Look below for the line containing "- Lichen → Oribatid mite (10% efficient)"; from there, print each line exactly up to and including the line containing "Amphipods ← Ice algae [17%]", and stop.
++++
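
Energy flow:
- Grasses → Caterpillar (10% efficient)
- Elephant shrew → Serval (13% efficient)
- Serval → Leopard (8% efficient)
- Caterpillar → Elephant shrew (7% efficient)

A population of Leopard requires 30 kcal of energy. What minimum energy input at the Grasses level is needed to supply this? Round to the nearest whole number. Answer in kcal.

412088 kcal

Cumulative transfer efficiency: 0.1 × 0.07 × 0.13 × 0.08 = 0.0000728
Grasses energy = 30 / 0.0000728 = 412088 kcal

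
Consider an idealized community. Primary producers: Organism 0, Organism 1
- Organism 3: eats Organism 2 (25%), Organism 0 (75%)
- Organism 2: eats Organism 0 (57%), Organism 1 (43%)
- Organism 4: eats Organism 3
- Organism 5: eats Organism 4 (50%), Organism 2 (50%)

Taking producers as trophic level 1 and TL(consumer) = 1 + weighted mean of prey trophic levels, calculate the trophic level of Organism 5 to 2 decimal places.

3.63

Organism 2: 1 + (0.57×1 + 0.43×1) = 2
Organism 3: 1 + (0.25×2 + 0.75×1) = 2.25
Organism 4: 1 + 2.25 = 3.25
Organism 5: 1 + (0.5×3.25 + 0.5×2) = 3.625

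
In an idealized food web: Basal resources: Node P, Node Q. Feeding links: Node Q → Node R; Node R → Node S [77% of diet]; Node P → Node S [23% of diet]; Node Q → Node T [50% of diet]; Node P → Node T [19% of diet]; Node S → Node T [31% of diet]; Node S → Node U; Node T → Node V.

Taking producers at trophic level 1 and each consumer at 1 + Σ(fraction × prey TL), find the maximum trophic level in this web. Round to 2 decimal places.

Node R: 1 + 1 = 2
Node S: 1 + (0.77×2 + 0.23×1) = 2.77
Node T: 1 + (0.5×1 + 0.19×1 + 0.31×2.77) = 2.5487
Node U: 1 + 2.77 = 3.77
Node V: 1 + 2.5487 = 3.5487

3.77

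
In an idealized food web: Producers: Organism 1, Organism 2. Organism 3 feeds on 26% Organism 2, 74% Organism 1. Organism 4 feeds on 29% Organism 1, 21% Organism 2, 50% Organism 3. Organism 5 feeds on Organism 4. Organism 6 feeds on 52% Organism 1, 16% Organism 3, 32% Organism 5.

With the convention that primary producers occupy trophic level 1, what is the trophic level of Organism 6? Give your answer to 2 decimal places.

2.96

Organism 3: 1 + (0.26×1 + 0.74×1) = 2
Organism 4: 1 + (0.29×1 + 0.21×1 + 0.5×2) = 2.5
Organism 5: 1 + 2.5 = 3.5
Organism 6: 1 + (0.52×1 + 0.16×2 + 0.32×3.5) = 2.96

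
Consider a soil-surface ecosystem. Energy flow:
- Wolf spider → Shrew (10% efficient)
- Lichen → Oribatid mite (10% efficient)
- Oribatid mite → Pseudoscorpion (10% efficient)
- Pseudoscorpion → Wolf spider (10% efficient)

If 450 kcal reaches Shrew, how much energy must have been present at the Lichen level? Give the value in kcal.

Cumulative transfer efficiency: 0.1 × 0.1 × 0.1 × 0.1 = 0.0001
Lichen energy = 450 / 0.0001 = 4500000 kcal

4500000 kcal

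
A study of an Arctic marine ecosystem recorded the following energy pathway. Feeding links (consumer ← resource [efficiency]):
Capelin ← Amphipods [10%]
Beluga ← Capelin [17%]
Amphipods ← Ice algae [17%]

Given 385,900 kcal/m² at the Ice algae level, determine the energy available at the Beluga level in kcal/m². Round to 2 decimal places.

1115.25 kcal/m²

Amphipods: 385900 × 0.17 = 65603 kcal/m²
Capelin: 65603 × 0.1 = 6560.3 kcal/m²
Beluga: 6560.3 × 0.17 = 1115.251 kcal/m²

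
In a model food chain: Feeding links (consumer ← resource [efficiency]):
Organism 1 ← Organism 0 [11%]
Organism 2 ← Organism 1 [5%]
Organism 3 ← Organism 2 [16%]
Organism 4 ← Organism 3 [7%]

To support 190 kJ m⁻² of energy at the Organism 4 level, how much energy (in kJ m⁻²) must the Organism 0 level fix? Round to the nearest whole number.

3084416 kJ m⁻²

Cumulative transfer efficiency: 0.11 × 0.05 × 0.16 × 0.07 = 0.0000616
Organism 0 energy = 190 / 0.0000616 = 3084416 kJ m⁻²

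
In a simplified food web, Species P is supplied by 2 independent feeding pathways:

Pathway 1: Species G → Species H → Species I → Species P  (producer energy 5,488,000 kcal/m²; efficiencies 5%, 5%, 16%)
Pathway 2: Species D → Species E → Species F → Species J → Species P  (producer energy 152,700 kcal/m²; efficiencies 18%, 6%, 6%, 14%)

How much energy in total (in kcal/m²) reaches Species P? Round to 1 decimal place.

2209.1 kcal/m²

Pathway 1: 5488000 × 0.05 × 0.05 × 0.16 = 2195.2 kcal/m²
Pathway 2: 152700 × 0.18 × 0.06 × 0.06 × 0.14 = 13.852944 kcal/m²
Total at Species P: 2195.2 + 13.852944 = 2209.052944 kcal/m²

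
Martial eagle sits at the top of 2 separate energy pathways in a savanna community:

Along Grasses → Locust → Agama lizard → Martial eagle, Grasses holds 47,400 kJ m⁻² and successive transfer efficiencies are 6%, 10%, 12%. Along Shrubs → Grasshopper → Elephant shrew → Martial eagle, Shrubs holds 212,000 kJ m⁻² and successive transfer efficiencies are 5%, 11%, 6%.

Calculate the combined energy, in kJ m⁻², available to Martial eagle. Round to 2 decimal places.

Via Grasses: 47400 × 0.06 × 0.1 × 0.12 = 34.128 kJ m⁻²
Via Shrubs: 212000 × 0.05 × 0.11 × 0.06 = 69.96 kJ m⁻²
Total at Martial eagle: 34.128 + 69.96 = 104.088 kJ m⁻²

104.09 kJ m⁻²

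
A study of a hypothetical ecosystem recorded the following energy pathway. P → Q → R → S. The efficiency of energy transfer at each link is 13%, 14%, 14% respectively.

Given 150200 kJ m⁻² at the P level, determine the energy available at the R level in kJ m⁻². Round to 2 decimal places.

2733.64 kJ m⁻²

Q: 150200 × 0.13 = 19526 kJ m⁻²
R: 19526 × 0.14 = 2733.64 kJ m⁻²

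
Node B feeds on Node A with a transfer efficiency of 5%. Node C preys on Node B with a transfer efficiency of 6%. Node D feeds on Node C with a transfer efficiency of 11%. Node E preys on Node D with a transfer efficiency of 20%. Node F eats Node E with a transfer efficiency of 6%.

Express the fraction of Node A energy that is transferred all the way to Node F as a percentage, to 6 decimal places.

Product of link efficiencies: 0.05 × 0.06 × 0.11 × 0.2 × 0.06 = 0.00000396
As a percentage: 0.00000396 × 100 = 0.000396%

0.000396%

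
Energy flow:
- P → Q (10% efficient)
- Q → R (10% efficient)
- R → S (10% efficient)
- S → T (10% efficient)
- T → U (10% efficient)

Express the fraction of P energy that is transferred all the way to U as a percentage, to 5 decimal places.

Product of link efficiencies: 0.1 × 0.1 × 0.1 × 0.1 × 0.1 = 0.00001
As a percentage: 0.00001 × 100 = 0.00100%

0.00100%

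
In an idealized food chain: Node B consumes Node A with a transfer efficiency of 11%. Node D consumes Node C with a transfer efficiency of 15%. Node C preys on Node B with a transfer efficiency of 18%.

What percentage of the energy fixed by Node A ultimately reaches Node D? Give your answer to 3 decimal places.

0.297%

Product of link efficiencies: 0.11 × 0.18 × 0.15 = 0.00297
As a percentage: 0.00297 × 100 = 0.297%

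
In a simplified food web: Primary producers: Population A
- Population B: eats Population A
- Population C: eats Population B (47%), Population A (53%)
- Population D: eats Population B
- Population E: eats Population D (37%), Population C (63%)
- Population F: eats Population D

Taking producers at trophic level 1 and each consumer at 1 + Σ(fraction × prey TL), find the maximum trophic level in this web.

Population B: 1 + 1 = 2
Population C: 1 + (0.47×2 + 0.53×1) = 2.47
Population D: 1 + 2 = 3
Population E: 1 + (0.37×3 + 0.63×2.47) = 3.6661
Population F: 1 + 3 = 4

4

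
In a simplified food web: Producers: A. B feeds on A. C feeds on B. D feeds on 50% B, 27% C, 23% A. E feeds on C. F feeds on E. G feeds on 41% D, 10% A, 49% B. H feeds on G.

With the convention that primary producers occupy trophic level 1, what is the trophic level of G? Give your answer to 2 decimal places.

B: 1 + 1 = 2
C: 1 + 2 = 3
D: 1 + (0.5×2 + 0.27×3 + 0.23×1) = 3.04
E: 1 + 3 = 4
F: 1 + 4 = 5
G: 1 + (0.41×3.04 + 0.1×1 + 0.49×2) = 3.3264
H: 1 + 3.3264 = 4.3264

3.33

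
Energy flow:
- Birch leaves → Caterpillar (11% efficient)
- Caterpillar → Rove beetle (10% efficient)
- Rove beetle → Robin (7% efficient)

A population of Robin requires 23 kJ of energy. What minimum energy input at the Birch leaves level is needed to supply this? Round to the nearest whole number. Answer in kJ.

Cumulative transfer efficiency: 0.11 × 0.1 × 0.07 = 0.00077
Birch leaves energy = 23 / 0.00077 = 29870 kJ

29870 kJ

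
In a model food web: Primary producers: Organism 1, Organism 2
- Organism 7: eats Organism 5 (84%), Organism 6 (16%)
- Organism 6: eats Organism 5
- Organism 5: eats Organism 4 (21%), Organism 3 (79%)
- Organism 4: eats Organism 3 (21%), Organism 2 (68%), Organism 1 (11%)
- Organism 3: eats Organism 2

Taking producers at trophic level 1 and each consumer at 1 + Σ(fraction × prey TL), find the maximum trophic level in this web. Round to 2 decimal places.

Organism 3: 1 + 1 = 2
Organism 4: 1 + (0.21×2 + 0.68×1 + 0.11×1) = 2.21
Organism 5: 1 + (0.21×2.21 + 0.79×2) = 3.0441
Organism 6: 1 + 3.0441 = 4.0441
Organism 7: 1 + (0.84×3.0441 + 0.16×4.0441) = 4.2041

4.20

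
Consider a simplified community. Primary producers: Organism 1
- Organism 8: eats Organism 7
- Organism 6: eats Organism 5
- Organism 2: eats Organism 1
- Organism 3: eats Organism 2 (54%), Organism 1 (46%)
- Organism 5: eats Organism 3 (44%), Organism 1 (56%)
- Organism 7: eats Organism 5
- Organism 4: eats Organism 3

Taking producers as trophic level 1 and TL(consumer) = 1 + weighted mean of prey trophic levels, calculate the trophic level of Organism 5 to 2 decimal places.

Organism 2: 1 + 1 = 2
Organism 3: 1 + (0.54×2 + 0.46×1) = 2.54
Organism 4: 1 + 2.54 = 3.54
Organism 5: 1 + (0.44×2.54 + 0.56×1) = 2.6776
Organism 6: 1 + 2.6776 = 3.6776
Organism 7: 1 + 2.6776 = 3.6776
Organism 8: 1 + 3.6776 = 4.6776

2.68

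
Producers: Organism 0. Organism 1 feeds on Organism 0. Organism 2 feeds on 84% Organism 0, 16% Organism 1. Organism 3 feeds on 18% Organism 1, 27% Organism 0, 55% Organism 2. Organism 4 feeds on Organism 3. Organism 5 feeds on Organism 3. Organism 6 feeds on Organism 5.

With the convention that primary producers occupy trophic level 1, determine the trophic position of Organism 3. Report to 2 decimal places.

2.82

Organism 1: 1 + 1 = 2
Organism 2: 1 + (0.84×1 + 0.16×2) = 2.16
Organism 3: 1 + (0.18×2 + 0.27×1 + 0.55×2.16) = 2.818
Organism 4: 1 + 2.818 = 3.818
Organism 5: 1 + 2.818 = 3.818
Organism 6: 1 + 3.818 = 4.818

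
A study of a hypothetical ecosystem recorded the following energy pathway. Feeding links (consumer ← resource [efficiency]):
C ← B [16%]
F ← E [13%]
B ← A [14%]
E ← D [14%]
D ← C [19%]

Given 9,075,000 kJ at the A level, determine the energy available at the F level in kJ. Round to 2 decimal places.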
++++
TASK ANSWER:
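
- Lichen → Oribatid mite (10% efficient)
- Oribatid mite → Pseudoscorpion (10% efficient)
- Pseudoscorpion → Wolf spider (10% efficient)

If 450 kcal reaches Shrew, how much energy must have been present at the Lichen level? Give the value in kcal.

Cumulative transfer efficiency: 0.1 × 0.1 × 0.1 × 0.1 = 0.0001
Lichen energy = 450 / 0.0001 = 4500000 kcal

4500000 kcal

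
A study of an Arctic marine ecosystem recorded the following energy pathway. Feeding links (consumer ← resource [efficiency]):
Capelin ← Amphipods [10%]
Beluga ← Capelin [17%]
Amphipods ← Ice algae [17%]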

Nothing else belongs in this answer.